Work instructions: Extract the complete listing and repeat it word for word.

(Data supplied begins)

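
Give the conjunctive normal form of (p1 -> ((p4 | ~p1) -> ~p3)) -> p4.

(p1 | p4) & (p4 | ~p1) & (p3 | p4)

(p1 -> ((p4 | ~p1) -> ~p3)) -> p4
⇔ ~(p1 -> ((p4 | ~p1) -> ~p3)) | p4   (eliminate ->)
⇔ ~(~p1 | ((p4 | ~p1) -> ~p3)) | p4   (eliminate ->)
⇔ ~(~p1 | ~(p4 | ~p1) | ~p3) | p4   (eliminate ->)
⇔ (~~p1 & ~~(p4 | ~p1) & ~~p3) | p4   (De Morgan)
⇔ (p1 & ~~(p4 | ~p1) & ~~p3) | p4   (double negation)
⇔ (p1 & (p4 | ~p1) & ~~p3) | p4   (double negation)
⇔ (p1 & (p4 | ~p1) & p3) | p4   (double negation)
⇔ (p1 | p4) & (p4 | ~p1 | p4) & (p3 | p4)   (distribute | over &)
⇔ (p1 | p4) & (p4 | ~p1) & (p3 | p4)   (simplify)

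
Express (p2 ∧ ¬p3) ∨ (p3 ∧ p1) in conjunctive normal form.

(p2 ∧ ¬p3) ∨ (p3 ∧ p1)
= (p2 ∨ p3) ∧ (p2 ∨ p1) ∧ (¬p3 ∨ p3) ∧ (¬p3 ∨ p1)   — distribute ∨ over ∧
= (p2 ∨ p3) ∧ (p2 ∨ p1) ∧ (¬p3 ∨ p1)   — simplify

(p2 ∨ p3) ∧ (p2 ∨ p1) ∧ (¬p3 ∨ p1)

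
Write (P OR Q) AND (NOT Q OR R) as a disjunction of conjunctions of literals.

(P AND NOT Q) OR (P AND R) OR (Q AND R)

(P OR Q) AND (NOT Q OR R)
= (P AND NOT Q) OR (P AND R) OR (Q AND NOT Q) OR (Q AND R)   [distribute AND over OR]
= (P AND NOT Q) OR (P AND R) OR (Q AND R)   [simplify]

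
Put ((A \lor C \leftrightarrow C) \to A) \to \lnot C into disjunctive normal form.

C \land \lnot A \lor \lnot C

((A \lor C \leftrightarrow C) \to A) \to \lnot C
≡ \lnot ((A \lor C \leftrightarrow C) \to A) \lor \lnot C   [eliminate \to]
≡ \lnot (\lnot (A \lor C \leftrightarrow C) \lor A) \lor \lnot C   [eliminate \to]
≡ \lnot (\lnot ((A \lor C \to C) \land (C \to A \lor C)) \lor A) \lor \lnot C   [eliminate \leftrightarrow]
≡ \lnot (\lnot ((\lnot (A \lor C) \lor C) \land (C \to A \lor C)) \lor A) \lor \lnot C   [eliminate \to]
≡ \lnot (\lnot ((\lnot (A \lor C) \lor C) \land (\lnot C \lor A \lor C)) \lor A) \lor \lnot C   [eliminate \to]
≡ \lnot \lnot ((\lnot (A \lor C) \lor C) \land (\lnot C \lor A \lor C)) \land \lnot A \lor \lnot C   [De Morgan]
≡ (\lnot (A \lor C) \lor C) \land (\lnot C \lor A \lor C) \land \lnot A \lor \lnot C   [double negation]
≡ (\lnot A \land \lnot C \lor C) \land (\lnot C \lor A \lor C) \land \lnot A \lor \lnot C   [De Morgan]
≡ \lnot A \land \lnot C \land \lnot C \land \lnot A \lor \lnot A \land \lnot C \land A \land \lnot A \lor \lnot A \land \lnot C \land C \land \lnot A \lor C \land \lnot C \land \lnot A \lor C \land A \land \lnot A \lor C \land C \land \lnot A \lor \lnot C   [distribute \land over \lor]
≡ C \land \lnot A \lor \lnot C   [simplify]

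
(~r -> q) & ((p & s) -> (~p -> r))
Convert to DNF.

(~r -> q) & ((p & s) -> (~p -> r))
≡ (~~r | q) & ((p & s) -> (~p -> r))   [eliminate ->]
≡ (~~r | q) & (~(p & s) | (~p -> r))   [eliminate ->]
≡ (~~r | q) & (~(p & s) | ~~p | r)   [eliminate ->]
≡ (r | q) & (~(p & s) | ~~p | r)   [double negation]
≡ (r | q) & (~p | ~s | ~~p | r)   [De Morgan]
≡ (r | q) & (~p | ~s | p | r)   [double negation]
≡ (r & ~p) | (r & ~s) | (r & p) | (r & r) | (q & ~p) | (q & ~s) | (q & p) | (q & r)   [distribute & over |]
≡ r | (q & ~p) | (q & ~s) | (q & p)   [simplify]

r | (q & ~p) | (q & ~s) | (q & p)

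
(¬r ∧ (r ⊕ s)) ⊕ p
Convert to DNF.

(¬r ∧ s ∧ ¬p) ∨ (r ∧ p) ∨ (¬r ∧ ¬s ∧ p)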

(Data supplied ends)

Task output:
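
Give the conjunctive normal form of (p1 -> ((p4 | ~p1) -> ~p3)) -> p4.

(p1 | p4) & (p4 | ~p1) & (p3 | p4)

(p1 -> ((p4 | ~p1) -> ~p3)) -> p4
⇔ ~(p1 -> ((p4 | ~p1) -> ~p3)) | p4   (eliminate ->)
⇔ ~(~p1 | ((p4 | ~p1) -> ~p3)) | p4   (eliminate ->)
⇔ ~(~p1 | ~(p4 | ~p1) | ~p3) | p4   (eliminate ->)
⇔ (~~p1 & ~~(p4 | ~p1) & ~~p3) | p4   (De Morgan)
⇔ (p1 & ~~(p4 | ~p1) & ~~p3) | p4   (double negation)
⇔ (p1 & (p4 | ~p1) & ~~p3) | p4   (double negation)
⇔ (p1 & (p4 | ~p1) & p3) | p4   (double negation)
⇔ (p1 | p4) & (p4 | ~p1 | p4) & (p3 | p4)   (distribute | over &)
⇔ (p1 | p4) & (p4 | ~p1) & (p3 | p4)   (simplify)

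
Express (p2 ∧ ¬p3) ∨ (p3 ∧ p1) in conjunctive normal form.

(p2 ∧ ¬p3) ∨ (p3 ∧ p1)
= (p2 ∨ p3) ∧ (p2 ∨ p1) ∧ (¬p3 ∨ p3) ∧ (¬p3 ∨ p1)   — distribute ∨ over ∧
= (p2 ∨ p3) ∧ (p2 ∨ p1) ∧ (¬p3 ∨ p1)   — simplify

(p2 ∨ p3) ∧ (p2 ∨ p1) ∧ (¬p3 ∨ p1)

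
Write (P OR Q) AND (NOT Q OR R) as a disjunction of conjunctions of literals.

(P AND NOT Q) OR (P AND R) OR (Q AND R)

(P OR Q) AND (NOT Q OR R)
= (P AND NOT Q) OR (P AND R) OR (Q AND NOT Q) OR (Q AND R)   [distribute AND over OR]
= (P AND NOT Q) OR (P AND R) OR (Q AND R)   [simplify]

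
Put ((A \lor C \leftrightarrow C) \to A) \to \lnot C into disjunctive normal form.

C \land \lnot A \lor \lnot C

((A \lor C \leftrightarrow C) \to A) \to \lnot C
≡ \lnot ((A \lor C \leftrightarrow C) \to A) \lor \lnot C   [eliminate \to]
≡ \lnot (\lnot (A \lor C \leftrightarrow C) \lor A) \lor \lnot C   [eliminate \to]
≡ \lnot (\lnot ((A \lor C \to C) \land (C \to A \lor C)) \lor A) \lor \lnot C   [eliminate \leftrightarrow]
≡ \lnot (\lnot ((\lnot (A \lor C) \lor C) \land (C \to A \lor C)) \lor A) \lor \lnot C   [eliminate \to]
≡ \lnot (\lnot ((\lnot (A \lor C) \lor C) \land (\lnot C \lor A \lor C)) \lor A) \lor \lnot C   [eliminate \to]
≡ \lnot \lnot ((\lnot (A \lor C) \lor C) \land (\lnot C \lor A \lor C)) \land \lnot A \lor \lnot C   [De Morgan]
≡ (\lnot (A \lor C) \lor C) \land (\lnot C \lor A \lor C) \land \lnot A \lor \lnot C   [double negation]
≡ (\lnot A \land \lnot C \lor C) \land (\lnot C \lor A \lor C) \land \lnot A \lor \lnot C   [De Morgan]
≡ \lnot A \land \lnot C \land \lnot C \land \lnot A \lor \lnot A \land \lnot C \land A \land \lnot A \lor \lnot A \land \lnot C \land C \land \lnot A \lor C \land \lnot C \land \lnot A \lor C \land A \land \lnot A \lor C \land C \land \lnot A \lor \lnot C   [distribute \land over \lor]
≡ C \land \lnot A \lor \lnot C   [simplify]

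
(~r -> q) & ((p & s) -> (~p -> r))
Convert to DNF.

(~r -> q) & ((p & s) -> (~p -> r))
≡ (~~r | q) & ((p & s) -> (~p -> r))   [eliminate ->]
≡ (~~r | q) & (~(p & s) | (~p -> r))   [eliminate ->]
≡ (~~r | q) & (~(p & s) | ~~p | r)   [eliminate ->]
≡ (r | q) & (~(p & s) | ~~p | r)   [double negation]
≡ (r | q) & (~p | ~s | ~~p | r)   [De Morgan]
≡ (r | q) & (~p | ~s | p | r)   [double negation]
≡ (r & ~p) | (r & ~s) | (r & p) | (r & r) | (q & ~p) | (q & ~s) | (q & p) | (q & r)   [distribute & over |]
≡ r | (q & ~p) | (q & ~s) | (q & p)   [simplify]

r | (q & ~p) | (q & ~s) | (q & p)

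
(¬r ∧ (r ⊕ s)) ⊕ p
Convert to DNF.

(¬r ∧ s ∧ ¬p) ∨ (r ∧ p) ∨ (¬r ∧ ¬s ∧ p)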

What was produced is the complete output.